(Beginning of THE RECORDS)
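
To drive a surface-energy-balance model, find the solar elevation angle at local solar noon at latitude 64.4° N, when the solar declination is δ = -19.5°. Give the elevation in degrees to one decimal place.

6.1°

At local noon the hour angle is zero, so the zenith angle equals |φ − δ| = |+64.4° − (-19.500°)| = 83.900°.
Elevation = 90° − 83.900° = 6.1°.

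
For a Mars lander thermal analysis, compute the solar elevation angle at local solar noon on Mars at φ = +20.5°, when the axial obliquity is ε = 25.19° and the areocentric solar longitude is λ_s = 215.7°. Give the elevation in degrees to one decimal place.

sin δ = sin 25.19° × sin 215.7° = -0.24837, so δ = -14.381°.
At local noon the hour angle is zero, so the zenith angle equals |φ − δ| = |+20.5° − (-14.381°)| = 34.881°.
Elevation = 90° − 34.881° = 55.1°.

55.1°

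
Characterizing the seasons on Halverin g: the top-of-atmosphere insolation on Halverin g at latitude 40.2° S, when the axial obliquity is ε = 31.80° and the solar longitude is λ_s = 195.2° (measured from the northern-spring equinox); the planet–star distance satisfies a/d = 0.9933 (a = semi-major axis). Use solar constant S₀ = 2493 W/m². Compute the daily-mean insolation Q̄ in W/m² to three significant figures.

Q̄ ≈ 706 W/m²

Solar declination: sin δ = sin ε · sin λ_s = sin 31.80° × sin 195.2° = -0.13816, so δ = -7.942°.
cos H₀ = −tan(-40.2°) tan(-7.942°) = -0.1179, H₀ = 1.6890 rad.
Bracket: H₀ sin φ sin δ + cos φ cos δ sin H₀ = 1.6890×-0.64546×-0.13816 + 0.76380×0.99041×0.99303 = 0.150620 + 0.751203 = 0.901823.
Inverse-square distance factor (a/d)² = 0.9933² = 0.986645.
Q̄ = (S₀/π) × 0.986645 × [bracket] = (2493/π) × 0.986645 × 0.901823 = 706.1 W/m².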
(End of THE RECORDS)
### TASK GOAL
Retype each record exactly, leaving nothing out.

### OUTPUT FOR THIS EXERCISE
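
To drive a surface-energy-balance model, find the solar elevation angle at local solar noon at latitude 64.4° N, when the solar declination is δ = -19.5°. Give the elevation in degrees to one decimal place.

6.1°

At local noon the hour angle is zero, so the zenith angle equals |φ − δ| = |+64.4° − (-19.500°)| = 83.900°.
Elevation = 90° − 83.900° = 6.1°.

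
For a Mars lander thermal analysis, compute the solar elevation angle at local solar noon on Mars at φ = +20.5°, when the axial obliquity is ε = 25.19° and the areocentric solar longitude is λ_s = 215.7°. Give the elevation in degrees to one decimal place.

sin δ = sin 25.19° × sin 215.7° = -0.24837, so δ = -14.381°.
At local noon the hour angle is zero, so the zenith angle equals |φ − δ| = |+20.5° − (-14.381°)| = 34.881°.
Elevation = 90° − 34.881° = 55.1°.

55.1°

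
Characterizing the seasons on Halverin g: the top-of-atmosphere insolation on Halverin g at latitude 40.2° S, when the axial obliquity is ε = 31.80° and the solar longitude is λ_s = 195.2° (measured from the northern-spring equinox); the planet–star distance satisfies a/d = 0.9933 (a = semi-major axis). Use solar constant S₀ = 2493 W/m². Compute the daily-mean insolation Q̄ in W/m² to three significant figures.

Q̄ ≈ 706 W/m²

Solar declination: sin δ = sin ε · sin λ_s = sin 31.80° × sin 195.2° = -0.13816, so δ = -7.942°.
cos H₀ = −tan(-40.2°) tan(-7.942°) = -0.1179, H₀ = 1.6890 rad.
Bracket: H₀ sin φ sin δ + cos φ cos δ sin H₀ = 1.6890×-0.64546×-0.13816 + 0.76380×0.99041×0.99303 = 0.150620 + 0.751203 = 0.901823.
Inverse-square distance factor (a/d)² = 0.9933² = 0.986645.
Q̄ = (S₀/π) × 0.986645 × [bracket] = (2493/π) × 0.986645 × 0.901823 = 706.1 W/m².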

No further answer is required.